» ACTION ITEM: Beginning with the first line of the data below, set down each line exactly through the line that contains "- Layer 4 (1110–2210".
EXCERPTED RECORDS Block Start
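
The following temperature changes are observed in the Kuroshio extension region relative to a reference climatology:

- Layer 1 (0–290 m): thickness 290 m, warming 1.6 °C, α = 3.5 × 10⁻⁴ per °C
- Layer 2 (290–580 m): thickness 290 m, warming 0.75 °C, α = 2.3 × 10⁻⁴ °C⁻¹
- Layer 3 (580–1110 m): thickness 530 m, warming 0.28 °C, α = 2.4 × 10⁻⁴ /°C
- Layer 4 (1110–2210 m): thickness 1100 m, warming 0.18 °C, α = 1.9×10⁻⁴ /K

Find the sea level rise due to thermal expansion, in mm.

290 mm of thermosteric rise

Layer 1: 3.5×10⁻⁴ × 1.6 × 290 = 0.16240 m
Layer 2: 290 × 2.3×10⁻⁴ × 0.75 = 0.050025 m
580–1110 m: 0.28 × 530 × 2.4×10⁻⁴ = 0.035616 m
Layer 4: 1.9×10⁻⁴ × 0.18 × 1100 = 0.03762 m
Δh = 0.16240 + 0.050025 + 0.035616 + 0.03762 = 0.285661 m ≈ 290 mm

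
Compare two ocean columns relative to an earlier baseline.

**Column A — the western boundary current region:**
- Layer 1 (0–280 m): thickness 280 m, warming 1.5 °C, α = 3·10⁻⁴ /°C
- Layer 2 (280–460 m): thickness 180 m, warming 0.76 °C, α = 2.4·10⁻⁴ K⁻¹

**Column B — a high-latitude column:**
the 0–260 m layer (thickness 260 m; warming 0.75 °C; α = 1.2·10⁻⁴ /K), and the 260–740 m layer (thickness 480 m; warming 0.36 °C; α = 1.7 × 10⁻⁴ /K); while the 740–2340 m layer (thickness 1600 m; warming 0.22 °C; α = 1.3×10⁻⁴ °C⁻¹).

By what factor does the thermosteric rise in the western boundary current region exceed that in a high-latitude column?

A Layer 1: 280 × 1.5 × 3×10⁻⁴ = 0.12600 m
A 280–460 m: 180 × 0.76 × 2.4×10⁻⁴ = 0.032832 m
A total: 0.158832 m
B 260 × 1.2×10⁻⁴ × 0.75 = 0.02340 m
B 260–740 m: 480 × 0.36 × 1.7×10⁻⁴ = 0.029376 m
B 1.3×10⁻⁴ × 0.22 × 1600 = 0.04576 m
B total: 0.098536 m
Ratio: 0.158832 / 0.098536 ≈ 1.612

1.61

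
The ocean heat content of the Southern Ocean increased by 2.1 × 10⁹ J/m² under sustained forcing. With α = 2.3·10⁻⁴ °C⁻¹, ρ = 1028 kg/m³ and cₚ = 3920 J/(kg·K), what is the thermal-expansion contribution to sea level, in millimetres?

120 mm of thermosteric rise

Δh = αQ/(ρcₚ) = 2.3×10⁻⁴ × 2.1×10⁹ / (1028 × 3920) ≈ 0.11986 m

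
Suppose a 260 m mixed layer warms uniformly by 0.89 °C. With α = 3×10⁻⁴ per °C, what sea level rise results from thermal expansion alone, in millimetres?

Δh ≈ 69 mm

Δh = αΔT·H = 3×10⁻⁴ × 0.89 × 260 = 0.06942 m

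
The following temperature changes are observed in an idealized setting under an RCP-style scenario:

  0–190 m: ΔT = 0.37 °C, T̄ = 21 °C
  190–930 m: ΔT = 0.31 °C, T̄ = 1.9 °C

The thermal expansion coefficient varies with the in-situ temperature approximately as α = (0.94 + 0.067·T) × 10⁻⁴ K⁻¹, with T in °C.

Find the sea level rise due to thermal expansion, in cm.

Layer 1: α = (0.94 + 0.067×21)×10⁻⁴ = 2.347×10⁻⁴ K⁻¹
Layer 2: α = (0.94 + 0.067×1.9)×10⁻⁴ = 1.0673×10⁻⁴ K⁻¹
0–190 m: 2.347×10⁻⁴ × 190 × 0.37 = 0.01649941 m
740 × 0.31 × 1.0673×10⁻⁴ = 0.024483862 m
Δh = 0.01649941 + 0.024483862 = 0.040983272 m

4.10 cm of thermosteric rise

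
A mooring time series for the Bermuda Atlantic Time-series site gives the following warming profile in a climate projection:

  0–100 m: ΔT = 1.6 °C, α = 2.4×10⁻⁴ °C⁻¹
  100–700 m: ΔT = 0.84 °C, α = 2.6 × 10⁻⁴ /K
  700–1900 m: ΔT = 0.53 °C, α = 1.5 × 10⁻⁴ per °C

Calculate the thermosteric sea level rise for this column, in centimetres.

about 26.5 cm

1.6 × 2.4×10⁻⁴ × 100 = 0.03840 m
100–700 m: 0.84 × 600 × 2.6×10⁻⁴ = 0.13104 m
Layer 3: 0.53 × 1.5×10⁻⁴ × 1200 = 0.09540 m
Δh = 0.03840 + 0.13104 + 0.09540 = 0.26484 m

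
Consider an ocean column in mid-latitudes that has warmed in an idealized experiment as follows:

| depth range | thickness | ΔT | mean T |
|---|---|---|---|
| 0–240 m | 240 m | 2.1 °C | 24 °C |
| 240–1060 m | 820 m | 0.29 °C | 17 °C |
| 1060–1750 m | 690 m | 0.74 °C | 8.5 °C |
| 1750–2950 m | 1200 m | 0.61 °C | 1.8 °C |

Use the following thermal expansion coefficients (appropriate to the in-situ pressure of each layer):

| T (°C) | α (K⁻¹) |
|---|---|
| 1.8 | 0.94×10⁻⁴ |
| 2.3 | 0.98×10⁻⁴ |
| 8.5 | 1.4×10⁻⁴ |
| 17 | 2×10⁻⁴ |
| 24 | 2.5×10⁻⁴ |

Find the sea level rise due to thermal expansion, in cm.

Layer 1 at 24 °C → α = 2.5×10⁻⁴ K⁻¹
Layer 2 at 17 °C → α = 2×10⁻⁴ K⁻¹
Layer 3 at 8.5 °C → α = 1.4×10⁻⁴ K⁻¹
Layer 4 at 1.8 °C → α = 0.94×10⁻⁴ K⁻¹
0–240 m: 2.5×10⁻⁴ × 240 × 2.1 = 0.12600 m
Layer 2: 820 × 2×10⁻⁴ × 0.29 = 0.04756 m
Layer 3: 690 × 1.4×10⁻⁴ × 0.74 = 0.071484 m
1750–2950 m: 0.94×10⁻⁴ × 1200 × 0.61 = 0.068808 m
Δh = 0.12600 + 0.04756 + 0.071484 + 0.068808 = 0.313852 m ≈ 31.4 cm

about 31.4 cm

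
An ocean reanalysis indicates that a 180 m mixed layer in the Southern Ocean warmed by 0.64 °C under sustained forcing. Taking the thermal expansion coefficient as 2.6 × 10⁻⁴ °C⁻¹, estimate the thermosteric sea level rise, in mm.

Δh = αΔT·H = 2.6×10⁻⁴ × 0.64 × 180 = 0.029952 m

Δh ≈ 30 mm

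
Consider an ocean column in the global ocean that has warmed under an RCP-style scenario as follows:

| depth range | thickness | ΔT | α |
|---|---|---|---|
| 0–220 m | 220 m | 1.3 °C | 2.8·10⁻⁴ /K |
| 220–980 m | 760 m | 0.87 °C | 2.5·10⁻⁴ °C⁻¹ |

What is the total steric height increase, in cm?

about 25 cm

0–220 m: 2.8×10⁻⁴ × 1.3 × 220 = 0.08008 m
Layer 2: 2.5×10⁻⁴ × 760 × 0.87 = 0.16530 m
Δh = 0.08008 + 0.16530 = 0.24538 m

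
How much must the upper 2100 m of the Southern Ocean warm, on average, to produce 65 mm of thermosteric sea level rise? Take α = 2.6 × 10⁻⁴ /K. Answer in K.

ΔT = Δh/(αH) = 0.065 / (2.6×10⁻⁴ × 2100) ≈ 0.1190 K

ΔT ≈ 0.12 K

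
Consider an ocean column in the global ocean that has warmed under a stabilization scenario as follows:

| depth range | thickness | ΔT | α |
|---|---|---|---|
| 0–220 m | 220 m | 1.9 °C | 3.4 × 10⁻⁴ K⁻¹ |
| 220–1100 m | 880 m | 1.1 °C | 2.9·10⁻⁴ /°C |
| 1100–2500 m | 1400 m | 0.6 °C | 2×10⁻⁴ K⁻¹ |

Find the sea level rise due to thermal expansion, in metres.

220 × 1.9 × 3.4×10⁻⁴ = 0.14212 m
880 × 1.1 × 2.9×10⁻⁴ = 0.28072 m
1400 × 2×10⁻⁴ × 0.6 = 0.16800 m
Δh = 0.14212 + 0.28072 + 0.16800 = 0.59084 m

Δh = 0.591 m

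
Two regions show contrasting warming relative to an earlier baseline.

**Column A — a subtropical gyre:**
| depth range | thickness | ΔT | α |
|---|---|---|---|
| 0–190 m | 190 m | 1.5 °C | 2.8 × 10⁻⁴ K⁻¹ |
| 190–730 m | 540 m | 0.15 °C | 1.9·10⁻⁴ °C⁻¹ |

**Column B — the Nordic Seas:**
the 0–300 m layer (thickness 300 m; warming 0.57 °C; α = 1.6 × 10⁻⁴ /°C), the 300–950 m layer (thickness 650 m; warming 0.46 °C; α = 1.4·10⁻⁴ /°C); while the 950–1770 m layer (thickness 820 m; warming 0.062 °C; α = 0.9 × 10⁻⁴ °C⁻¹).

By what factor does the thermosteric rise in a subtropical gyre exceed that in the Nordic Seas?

a factor of 1.3

A Layer 1: 190 × 1.5 × 2.8×10⁻⁴ = 0.07980 m
A 190–730 m: 0.15 × 1.9×10⁻⁴ × 540 = 0.01539 m
A total: 0.09519 m
B 0–300 m: 300 × 1.6×10⁻⁴ × 0.57 = 0.02736 m
B 300–950 m: 650 × 1.4×10⁻⁴ × 0.46 = 0.04186 m
B Layer 3: 0.9×10⁻⁴ × 820 × 0.062 = 0.0045756 m
B total: 0.0737956 m
Ratio: 0.09519 / 0.0737956 ≈ 1.290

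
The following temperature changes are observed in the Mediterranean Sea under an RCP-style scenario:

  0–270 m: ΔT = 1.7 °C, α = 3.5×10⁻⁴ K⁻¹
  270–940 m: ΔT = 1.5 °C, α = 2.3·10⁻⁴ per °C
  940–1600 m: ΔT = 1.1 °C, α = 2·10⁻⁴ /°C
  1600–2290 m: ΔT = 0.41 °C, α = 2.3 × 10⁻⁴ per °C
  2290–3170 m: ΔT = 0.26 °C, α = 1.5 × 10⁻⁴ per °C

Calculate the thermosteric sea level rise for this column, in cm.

64 cm

1.7 × 3.5×10⁻⁴ × 270 = 0.16065 m
270–940 m: 2.3×10⁻⁴ × 1.5 × 670 = 0.23115 m
1.1 × 2×10⁻⁴ × 660 = 0.14520 m
690 × 2.3×10⁻⁴ × 0.41 = 0.065067 m
Layer 5: 0.26 × 880 × 1.5×10⁻⁴ = 0.03432 m
Δh = 0.16065 + 0.23115 + 0.14520 + 0.065067 + 0.03432 = 0.636387 m ≈ 64 cm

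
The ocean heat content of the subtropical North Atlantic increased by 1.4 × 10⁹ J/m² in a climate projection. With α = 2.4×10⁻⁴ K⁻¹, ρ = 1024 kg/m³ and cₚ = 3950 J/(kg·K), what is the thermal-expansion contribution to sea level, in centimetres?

Δh = αQ/(ρcₚ) = 2.4×10⁻⁴ × 1.4×10⁹ / (1024 × 3950) ≈ 0.08307 m

about 8.31 cm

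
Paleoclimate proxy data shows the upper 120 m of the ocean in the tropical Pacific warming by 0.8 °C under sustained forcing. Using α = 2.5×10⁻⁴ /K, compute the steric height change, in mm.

Δh = αΔT·H = 2.5×10⁻⁴ × 0.8 × 120 = 0.02400 m

Δh = 24 mm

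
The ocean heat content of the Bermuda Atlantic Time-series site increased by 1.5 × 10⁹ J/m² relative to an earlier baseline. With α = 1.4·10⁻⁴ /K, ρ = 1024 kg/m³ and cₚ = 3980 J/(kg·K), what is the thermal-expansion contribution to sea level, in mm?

Δh ≈ 51.5 mm

Δh = αQ/(ρcₚ) = 1.4×10⁻⁴ × 1.5×10⁹ / (1024 × 3980) ≈ 0.051527 m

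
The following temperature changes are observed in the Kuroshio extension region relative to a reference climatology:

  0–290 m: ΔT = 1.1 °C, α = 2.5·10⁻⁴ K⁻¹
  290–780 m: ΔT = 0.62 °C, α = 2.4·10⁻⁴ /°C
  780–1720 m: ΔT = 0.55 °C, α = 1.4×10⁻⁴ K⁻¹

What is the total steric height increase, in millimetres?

about 225 mm

Layer 1: 2.5×10⁻⁴ × 1.1 × 290 = 0.07975 m
Layer 2: 0.62 × 2.4×10⁻⁴ × 490 = 0.072912 m
0.55 × 940 × 1.4×10⁻⁴ = 0.07238 m
Δh = 0.07975 + 0.072912 + 0.07238 = 0.225042 m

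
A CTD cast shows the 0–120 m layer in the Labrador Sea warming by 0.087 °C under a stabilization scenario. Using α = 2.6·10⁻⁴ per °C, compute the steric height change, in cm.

0.271 cm of thermosteric rise

Δh = αΔT·H = 2.6×10⁻⁴ × 0.087 × 120 = 0.0027144 m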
EXCERPTED RECORDS Block End
» REPLY TO THE EXERCISE:
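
The following temperature changes are observed in the Kuroshio extension region relative to a reference climatology:

- Layer 1 (0–290 m): thickness 290 m, warming 1.6 °C, α = 3.5 × 10⁻⁴ per °C
- Layer 2 (290–580 m): thickness 290 m, warming 0.75 °C, α = 2.3 × 10⁻⁴ °C⁻¹
- Layer 3 (580–1110 m): thickness 530 m, warming 0.28 °C, α = 2.4 × 10⁻⁴ /°C
- Layer 4 (1110–2210 m): thickness 1100 m, warming 0.18 °C, α = 1.9×10⁻⁴ /K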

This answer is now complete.